> _PROVIDED DATA_:
____
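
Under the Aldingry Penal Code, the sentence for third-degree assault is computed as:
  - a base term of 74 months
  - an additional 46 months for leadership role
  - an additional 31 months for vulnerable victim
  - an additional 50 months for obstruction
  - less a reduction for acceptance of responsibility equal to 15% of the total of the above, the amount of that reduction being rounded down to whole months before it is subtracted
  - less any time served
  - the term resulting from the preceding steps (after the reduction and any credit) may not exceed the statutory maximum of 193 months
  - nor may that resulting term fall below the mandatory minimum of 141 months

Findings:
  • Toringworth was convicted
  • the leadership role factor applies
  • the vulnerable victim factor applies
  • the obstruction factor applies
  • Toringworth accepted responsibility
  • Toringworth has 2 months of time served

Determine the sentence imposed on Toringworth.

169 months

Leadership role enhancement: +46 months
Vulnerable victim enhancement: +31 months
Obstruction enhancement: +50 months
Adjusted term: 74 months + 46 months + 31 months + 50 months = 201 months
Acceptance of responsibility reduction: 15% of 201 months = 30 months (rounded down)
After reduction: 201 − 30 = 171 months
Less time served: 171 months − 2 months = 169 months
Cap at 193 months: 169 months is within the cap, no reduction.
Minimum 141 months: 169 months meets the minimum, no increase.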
____
> _YOUR GOAL_:
Show every line above in which the word "resulting" occurs.

> _RESULT OF THIS EXERCISE_:
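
  - the term resulting from the preceding steps (after the reduction and any credit) may not exceed the statutory maximum of 193 months
  - nor may that resulting term fall below the mandatory minimum of 141 months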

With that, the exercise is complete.